**Aim of the task:** In the entries below, go to the line containing "Evaluate: lim (v" and repeat it along with every later line, exactly.

Dataset entries START

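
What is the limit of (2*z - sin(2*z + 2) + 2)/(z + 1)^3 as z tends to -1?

Direct substitution gives 0/0.
Apply L'Hôpital: lim (2 - 2*cos(2*z + 2))/(3*(z + 1)^2), still 0/0.
Apply L'Hôpital: lim (4*sin(2*z + 2))/(6*z + 6), still 0/0.
After 3 applications of L'Hôpital's rule the quotient is (8*cos(2*z + 2))/(6); substituting z = -1 gives 4/3.

4/3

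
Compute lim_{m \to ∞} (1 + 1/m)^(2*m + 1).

e^(2)

Write it as [(1 + 1/m)^m]^(2) · (1 + 1/m)^(1). The bracketed term tends to e^(1) and the second factor to 1, so the limit is e^(2).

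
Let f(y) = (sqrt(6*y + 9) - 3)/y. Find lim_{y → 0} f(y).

A 0/0 form; rationalise with √(9 + 6y) + √9. This collapses the numerator to 6y, leaving 6/(√(9 + 6y) + √9) → 6/(2√9) = 1.

1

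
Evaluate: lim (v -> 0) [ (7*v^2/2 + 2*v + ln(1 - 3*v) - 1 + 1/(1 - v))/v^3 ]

Substitution gives 0/0; apply L'Hôpital's rule 3 times.
After differentiating numerator and denominator 3 times the quotient is (54/(3*v - 1)^3 + 6/(v - 1)^4)/(6); at v = 0 this is -8.

-8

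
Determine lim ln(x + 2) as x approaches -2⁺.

As x → -2⁺, x + 2 → 0⁺ and ln(x + 2) → −∞.
Multiplying by 1 gives -∞.

-∞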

Dataset entries END

**Task answer:**
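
Evaluate: lim (v -> 0) [ (7*v^2/2 + 2*v + ln(1 - 3*v) - 1 + 1/(1 - v))/v^3 ]

Substitution gives 0/0; apply L'Hôpital's rule 3 times.
After differentiating numerator and denominator 3 times the quotient is (54/(3*v - 1)^3 + 6/(v - 1)^4)/(6); at v = 0 this is -8.

-8

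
Determine lim ln(x + 2) as x approaches -2⁺.

As x → -2⁺, x + 2 → 0⁺ and ln(x + 2) → −∞.
Multiplying by 1 gives -∞.

-∞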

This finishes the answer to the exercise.